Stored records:
=======

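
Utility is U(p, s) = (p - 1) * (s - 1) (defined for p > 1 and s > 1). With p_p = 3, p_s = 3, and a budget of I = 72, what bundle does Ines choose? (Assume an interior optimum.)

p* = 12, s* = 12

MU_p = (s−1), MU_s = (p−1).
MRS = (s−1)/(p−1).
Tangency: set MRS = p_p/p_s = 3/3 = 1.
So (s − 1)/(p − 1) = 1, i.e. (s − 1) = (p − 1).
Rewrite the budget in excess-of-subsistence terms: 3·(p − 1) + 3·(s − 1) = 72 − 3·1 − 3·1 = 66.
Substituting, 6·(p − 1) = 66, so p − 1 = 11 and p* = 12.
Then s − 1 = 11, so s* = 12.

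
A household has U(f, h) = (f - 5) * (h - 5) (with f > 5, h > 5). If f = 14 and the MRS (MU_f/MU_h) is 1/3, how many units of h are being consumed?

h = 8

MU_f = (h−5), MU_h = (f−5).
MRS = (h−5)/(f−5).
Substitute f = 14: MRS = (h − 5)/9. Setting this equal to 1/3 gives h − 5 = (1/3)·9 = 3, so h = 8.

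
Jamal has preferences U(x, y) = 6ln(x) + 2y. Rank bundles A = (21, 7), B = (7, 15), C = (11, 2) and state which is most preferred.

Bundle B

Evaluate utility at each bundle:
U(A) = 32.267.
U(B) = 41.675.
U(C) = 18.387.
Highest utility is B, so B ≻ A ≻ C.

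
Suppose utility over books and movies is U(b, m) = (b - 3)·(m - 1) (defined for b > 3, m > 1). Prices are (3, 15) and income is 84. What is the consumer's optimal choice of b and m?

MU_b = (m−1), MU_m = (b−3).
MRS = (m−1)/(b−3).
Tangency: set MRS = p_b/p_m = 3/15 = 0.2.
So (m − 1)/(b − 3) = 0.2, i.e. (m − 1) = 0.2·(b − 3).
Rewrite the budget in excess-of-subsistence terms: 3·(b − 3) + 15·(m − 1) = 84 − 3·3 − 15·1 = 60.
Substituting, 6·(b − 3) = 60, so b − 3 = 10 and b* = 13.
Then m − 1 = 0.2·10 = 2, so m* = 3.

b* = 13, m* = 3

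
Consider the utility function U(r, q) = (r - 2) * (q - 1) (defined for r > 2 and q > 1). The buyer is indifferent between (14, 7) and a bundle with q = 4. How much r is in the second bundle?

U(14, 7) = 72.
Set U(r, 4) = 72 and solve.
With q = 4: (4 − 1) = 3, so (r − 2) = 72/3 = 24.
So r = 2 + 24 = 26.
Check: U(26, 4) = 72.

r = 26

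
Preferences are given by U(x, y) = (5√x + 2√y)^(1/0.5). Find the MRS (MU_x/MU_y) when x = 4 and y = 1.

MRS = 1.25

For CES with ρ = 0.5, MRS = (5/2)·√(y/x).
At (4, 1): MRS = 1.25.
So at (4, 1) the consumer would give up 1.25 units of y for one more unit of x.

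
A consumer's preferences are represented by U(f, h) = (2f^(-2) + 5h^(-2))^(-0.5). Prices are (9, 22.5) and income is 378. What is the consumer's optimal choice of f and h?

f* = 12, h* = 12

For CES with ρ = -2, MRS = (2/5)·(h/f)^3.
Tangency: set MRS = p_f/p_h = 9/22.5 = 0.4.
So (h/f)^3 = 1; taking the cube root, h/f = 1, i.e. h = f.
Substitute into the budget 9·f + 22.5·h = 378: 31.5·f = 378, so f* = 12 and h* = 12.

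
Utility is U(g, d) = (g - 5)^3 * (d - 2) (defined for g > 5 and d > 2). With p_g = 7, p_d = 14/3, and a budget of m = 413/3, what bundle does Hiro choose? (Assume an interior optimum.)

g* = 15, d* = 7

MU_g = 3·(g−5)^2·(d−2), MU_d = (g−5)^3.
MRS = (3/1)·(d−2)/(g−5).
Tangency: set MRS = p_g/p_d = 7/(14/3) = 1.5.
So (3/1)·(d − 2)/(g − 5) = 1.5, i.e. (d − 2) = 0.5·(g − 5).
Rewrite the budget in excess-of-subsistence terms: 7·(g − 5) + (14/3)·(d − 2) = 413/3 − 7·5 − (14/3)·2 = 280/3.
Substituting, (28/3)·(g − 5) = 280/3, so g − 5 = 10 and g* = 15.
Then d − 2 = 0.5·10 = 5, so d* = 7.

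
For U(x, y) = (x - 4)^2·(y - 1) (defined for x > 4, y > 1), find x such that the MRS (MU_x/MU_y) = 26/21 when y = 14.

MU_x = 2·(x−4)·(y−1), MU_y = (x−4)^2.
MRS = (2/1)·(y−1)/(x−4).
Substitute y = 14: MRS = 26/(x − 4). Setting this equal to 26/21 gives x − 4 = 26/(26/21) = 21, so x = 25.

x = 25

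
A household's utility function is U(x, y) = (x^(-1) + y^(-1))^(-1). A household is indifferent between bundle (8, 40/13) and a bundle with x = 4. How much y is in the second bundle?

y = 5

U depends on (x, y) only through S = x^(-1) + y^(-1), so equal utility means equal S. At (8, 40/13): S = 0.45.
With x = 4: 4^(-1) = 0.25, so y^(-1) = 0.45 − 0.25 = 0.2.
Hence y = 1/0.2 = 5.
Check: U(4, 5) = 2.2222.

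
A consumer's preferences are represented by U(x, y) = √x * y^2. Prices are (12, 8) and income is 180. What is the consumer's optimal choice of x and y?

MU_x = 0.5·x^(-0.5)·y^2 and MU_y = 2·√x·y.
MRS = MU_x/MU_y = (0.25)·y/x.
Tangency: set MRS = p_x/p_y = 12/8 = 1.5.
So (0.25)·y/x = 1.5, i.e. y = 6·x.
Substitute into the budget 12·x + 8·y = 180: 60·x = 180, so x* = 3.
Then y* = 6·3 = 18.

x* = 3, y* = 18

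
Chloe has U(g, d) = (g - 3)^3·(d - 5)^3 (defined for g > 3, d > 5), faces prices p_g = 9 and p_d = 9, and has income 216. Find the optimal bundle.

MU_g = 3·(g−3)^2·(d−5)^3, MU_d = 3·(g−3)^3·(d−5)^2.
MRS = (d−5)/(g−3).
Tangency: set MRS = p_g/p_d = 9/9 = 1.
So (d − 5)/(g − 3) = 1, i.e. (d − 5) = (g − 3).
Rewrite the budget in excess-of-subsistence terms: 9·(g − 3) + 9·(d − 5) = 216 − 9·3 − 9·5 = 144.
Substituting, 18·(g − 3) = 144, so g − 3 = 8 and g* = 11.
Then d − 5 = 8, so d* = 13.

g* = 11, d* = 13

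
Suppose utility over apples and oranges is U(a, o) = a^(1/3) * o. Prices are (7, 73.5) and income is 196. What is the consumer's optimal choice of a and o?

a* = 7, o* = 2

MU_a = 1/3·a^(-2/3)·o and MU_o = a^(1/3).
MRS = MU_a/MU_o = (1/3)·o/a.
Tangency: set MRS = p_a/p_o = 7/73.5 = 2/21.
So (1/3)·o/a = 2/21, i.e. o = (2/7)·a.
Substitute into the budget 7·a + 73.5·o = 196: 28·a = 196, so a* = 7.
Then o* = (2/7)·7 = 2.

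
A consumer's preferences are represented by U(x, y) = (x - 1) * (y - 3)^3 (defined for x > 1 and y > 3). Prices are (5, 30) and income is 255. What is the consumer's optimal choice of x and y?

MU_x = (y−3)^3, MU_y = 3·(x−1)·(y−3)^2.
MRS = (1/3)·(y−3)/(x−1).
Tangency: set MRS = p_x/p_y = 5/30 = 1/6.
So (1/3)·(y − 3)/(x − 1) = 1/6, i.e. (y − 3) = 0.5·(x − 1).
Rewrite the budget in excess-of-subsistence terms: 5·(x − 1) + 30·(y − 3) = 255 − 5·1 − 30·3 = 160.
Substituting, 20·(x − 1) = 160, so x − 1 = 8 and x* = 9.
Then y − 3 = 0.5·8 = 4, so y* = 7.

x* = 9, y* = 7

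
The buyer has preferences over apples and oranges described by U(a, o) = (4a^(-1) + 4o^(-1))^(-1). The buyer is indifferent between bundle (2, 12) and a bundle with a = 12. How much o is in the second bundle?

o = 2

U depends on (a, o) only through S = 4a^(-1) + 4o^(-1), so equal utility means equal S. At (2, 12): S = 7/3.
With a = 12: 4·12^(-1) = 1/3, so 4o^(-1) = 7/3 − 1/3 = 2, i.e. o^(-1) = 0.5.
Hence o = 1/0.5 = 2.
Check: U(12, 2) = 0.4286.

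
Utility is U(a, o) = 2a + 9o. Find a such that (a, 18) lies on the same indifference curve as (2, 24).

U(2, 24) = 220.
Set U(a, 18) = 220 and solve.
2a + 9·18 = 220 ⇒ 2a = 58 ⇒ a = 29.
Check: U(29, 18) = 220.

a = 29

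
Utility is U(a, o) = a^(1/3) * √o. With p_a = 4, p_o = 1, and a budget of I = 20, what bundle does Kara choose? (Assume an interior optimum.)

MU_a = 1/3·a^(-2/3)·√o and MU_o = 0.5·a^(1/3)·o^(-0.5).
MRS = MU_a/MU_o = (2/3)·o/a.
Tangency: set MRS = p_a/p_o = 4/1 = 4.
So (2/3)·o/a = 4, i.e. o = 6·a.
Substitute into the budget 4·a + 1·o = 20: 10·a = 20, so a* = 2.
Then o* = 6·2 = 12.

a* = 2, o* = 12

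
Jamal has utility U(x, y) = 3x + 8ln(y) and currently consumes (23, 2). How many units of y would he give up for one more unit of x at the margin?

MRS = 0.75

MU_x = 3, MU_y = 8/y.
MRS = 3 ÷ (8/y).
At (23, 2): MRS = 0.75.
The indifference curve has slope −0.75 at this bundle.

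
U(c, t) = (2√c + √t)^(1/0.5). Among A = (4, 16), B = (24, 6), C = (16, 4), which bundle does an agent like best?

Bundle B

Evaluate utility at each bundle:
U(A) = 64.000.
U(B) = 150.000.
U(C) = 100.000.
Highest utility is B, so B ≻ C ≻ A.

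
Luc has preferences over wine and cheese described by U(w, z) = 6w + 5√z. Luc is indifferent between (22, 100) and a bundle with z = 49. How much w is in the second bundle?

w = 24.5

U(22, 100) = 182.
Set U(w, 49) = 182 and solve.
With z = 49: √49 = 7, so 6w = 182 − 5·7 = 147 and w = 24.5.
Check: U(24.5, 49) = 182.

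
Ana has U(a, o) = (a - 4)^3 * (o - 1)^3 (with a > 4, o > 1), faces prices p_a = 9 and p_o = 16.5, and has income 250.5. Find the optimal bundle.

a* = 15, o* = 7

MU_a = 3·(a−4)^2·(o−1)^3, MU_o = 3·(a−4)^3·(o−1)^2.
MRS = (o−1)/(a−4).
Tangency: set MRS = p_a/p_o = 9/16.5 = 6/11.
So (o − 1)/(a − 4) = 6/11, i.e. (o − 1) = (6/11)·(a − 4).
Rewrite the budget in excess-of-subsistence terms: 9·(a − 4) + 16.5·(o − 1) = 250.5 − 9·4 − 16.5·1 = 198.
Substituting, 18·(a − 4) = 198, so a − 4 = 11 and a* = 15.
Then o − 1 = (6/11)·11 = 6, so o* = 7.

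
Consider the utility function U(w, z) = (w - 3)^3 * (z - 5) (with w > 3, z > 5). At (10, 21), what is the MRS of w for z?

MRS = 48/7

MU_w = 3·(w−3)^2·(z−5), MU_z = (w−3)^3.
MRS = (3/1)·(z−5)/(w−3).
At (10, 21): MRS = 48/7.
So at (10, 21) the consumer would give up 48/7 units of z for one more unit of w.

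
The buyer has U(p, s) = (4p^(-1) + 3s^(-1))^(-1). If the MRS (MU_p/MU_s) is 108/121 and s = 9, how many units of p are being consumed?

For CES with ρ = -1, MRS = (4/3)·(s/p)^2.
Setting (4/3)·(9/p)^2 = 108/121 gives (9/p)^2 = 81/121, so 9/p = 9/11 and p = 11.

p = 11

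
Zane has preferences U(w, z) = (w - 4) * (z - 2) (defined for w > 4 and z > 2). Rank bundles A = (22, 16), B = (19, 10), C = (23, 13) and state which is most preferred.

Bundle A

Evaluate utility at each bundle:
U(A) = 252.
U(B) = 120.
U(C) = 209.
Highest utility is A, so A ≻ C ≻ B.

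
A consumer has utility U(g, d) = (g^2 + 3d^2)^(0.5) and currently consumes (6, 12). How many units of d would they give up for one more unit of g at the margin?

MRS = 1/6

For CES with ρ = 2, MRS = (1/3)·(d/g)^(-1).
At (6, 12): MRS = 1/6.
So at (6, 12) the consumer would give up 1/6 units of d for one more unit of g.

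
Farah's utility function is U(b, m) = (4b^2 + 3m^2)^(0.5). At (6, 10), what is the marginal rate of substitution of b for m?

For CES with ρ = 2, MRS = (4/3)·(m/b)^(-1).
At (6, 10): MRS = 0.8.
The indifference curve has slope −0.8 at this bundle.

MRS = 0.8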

=======

## About this task
Please retype, without any change, the line containing "The buyer has U(p, s)" and every line after it to the end of the entries above, and only those.

## Written solution
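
The buyer has U(p, s) = (4p^(-1) + 3s^(-1))^(-1). If the MRS (MU_p/MU_s) is 108/121 and s = 9, how many units of p are being consumed?

For CES with ρ = -1, MRS = (4/3)·(s/p)^2.
Setting (4/3)·(9/p)^2 = 108/121 gives (9/p)^2 = 81/121, so 9/p = 9/11 and p = 11.

p = 11

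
Zane has preferences U(w, z) = (w - 4) * (z - 2) (defined for w > 4 and z > 2). Rank bundles A = (22, 16), B = (19, 10), C = (23, 13) and state which is most preferred.

Bundle A

Evaluate utility at each bundle:
U(A) = 252.
U(B) = 120.
U(C) = 209.
Highest utility is A, so A ≻ C ≻ B.

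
A consumer has utility U(g, d) = (g^2 + 3d^2)^(0.5) and currently consumes (6, 12). How many units of d would they give up for one more unit of g at the margin?

MRS = 1/6

For CES with ρ = 2, MRS = (1/3)·(d/g)^(-1).
At (6, 12): MRS = 1/6.
So at (6, 12) the consumer would give up 1/6 units of d for one more unit of g.

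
Farah's utility function is U(b, m) = (4b^2 + 3m^2)^(0.5). At (6, 10), what is the marginal rate of substitution of b for m?

For CES with ρ = 2, MRS = (4/3)·(m/b)^(-1).
At (6, 10): MRS = 0.8.
The indifference curve has slope −0.8 at this bundle.

MRS = 0.8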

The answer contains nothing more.